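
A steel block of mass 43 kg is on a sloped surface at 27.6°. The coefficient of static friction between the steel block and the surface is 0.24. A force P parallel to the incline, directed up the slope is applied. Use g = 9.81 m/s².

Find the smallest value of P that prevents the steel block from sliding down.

P_min ≈ 106 N

The steel block tends to slide down (tan θ > μ_s), so at the point of impending slip friction acts up-slope at its limit: f = μ_s N.
P is parallel to the surface, so N = m g cos θ = 374 N.
Along the incline: P + μ_s N = m g sin θ, so P = 195 − 0.24×374 = 106 N.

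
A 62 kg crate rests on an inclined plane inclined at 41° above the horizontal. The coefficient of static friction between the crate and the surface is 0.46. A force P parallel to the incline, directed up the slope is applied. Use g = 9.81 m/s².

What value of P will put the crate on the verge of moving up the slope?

P ≈ 610 N

At impending motion up the slope, friction acts down-slope at its limit: f = μ_s N.
P is parallel to the surface, so N = m g cos θ = 459 N.
Along the incline: P = m g sin θ + μ_s N = 399 + 0.46×459 = 610 N.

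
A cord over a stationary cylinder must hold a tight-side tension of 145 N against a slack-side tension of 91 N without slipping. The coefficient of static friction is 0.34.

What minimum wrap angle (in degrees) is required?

β_min ≈ 78.5°

T₂/T₁ = e^{μβ} → β = ln(T₂/T₁)/μ.
β = ln(145/91)/0.34 = 0.4659/0.34 = 1.37 rad.
In degrees: β = 1.37 × 180/π = 78.5°.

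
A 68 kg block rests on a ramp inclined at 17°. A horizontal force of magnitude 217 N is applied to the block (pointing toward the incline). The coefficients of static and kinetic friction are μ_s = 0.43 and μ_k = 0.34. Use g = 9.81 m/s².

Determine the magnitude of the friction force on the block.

The horizontal push has a component P sin θ into the surface, so N = m g cos θ + P sin θ = 637.9 + 63.44 = 701.4 N.
Parallel to the incline: P cos θ − m g sin θ = 207.5 − 195 = 12.48 N; the friction needed to balance this is 12.48 N acting down the slope.
The limit of static friction is μ_s N = 301.6 N.
Since 12.48 N is within the 301.6 N limit, the block stays put and friction is exactly 12.5 N.

f ≈ 12.5 N (down the incline)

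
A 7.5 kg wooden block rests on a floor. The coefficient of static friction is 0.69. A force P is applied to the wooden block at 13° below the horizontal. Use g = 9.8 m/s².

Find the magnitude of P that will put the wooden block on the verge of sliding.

N = m g + P sin α (the push presses the wooden block into the floor).
At impending slip, P cos α = μ_s N = μ_s (m g + P sin α).
Solving: P (cos α − μ_s sin α) = μ_s m g → P = 0.69×73.5/(cos 13° − 0.69 sin 13°) = 50.7/0.8192 = 61.9 N.

P ≈ 61.9 N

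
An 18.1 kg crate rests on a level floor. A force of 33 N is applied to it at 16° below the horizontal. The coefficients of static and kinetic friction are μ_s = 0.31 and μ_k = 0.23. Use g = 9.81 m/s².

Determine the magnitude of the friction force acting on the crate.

Vertical equilibrium gives N = m g + P sin α = 186.7 N.
The horizontal driving force is P cos α = 31.72 N, so equilibrium needs friction f = 31.72 N.
μ_s N = 0.31 × 186.7 = 57.86 N.
31.72 ≤ 57.86 N → static; friction equals the required 31.7 N.

f ≈ 31.7 N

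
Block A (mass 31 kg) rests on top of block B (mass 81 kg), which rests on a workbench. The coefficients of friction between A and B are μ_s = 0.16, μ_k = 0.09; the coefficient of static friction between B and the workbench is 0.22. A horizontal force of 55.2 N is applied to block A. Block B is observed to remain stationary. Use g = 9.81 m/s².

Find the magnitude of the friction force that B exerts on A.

f ≈ 27.4 N

Normal force at the A–B interface: N₁ = m_A g = 304.1 N.
Maximum static friction on A from B: μ_s N₁ = 0.16×304.1 = 48.66 N.
Since P = 55.2 N > 48.66 N, A slides on B; the A–B friction is kinetic: f₁ = μ_k N₁ = 0.09×304.1 = 27.4 N.
B experiences an equal 27.4 N forward from A (third law). B is in equilibrium, so the floor supplies f₂ = 27.4 N of static friction (limit μ_s(m_A+m_B)g = 241.7 N, not exceeded).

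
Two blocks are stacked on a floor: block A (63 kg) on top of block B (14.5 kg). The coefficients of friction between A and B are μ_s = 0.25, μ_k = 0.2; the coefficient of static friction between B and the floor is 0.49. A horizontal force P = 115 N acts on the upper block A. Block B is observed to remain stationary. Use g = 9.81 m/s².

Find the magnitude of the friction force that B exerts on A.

Normal force at the A–B interface: N₁ = m_A g = 618 N.
Maximum static friction on A from B: μ_s N₁ = 0.25×618 = 154.5 N.
P = 115 N is within that limit, so A and B move together (both at rest); the A–B friction is simply f₁ = P = 115 N.
B experiences an equal 115 N forward from A (third law). B is in equilibrium, so the floor supplies f₂ = 115 N of static friction (limit μ_s(m_A+m_B)g = 372.5 N, not exceeded).

f ≈ 115 N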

— EXERCISE DESCRIPTION —
Whenever the string "below" shows up in a line of the records, copy that line.

— OUTPUT FOR THIS EXERCISE —
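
A 7.5 kg wooden block rests on a floor. The coefficient of static friction is 0.69. A force P is applied to the wooden block at 13° below the horizontal. Use g = 9.8 m/s².
An 18.1 kg crate rests on a level floor. A force of 33 N is applied to it at 16° below the horizontal. The coefficients of static and kinetic friction are μ_s = 0.31 and μ_k = 0.23. Use g = 9.81 m/s².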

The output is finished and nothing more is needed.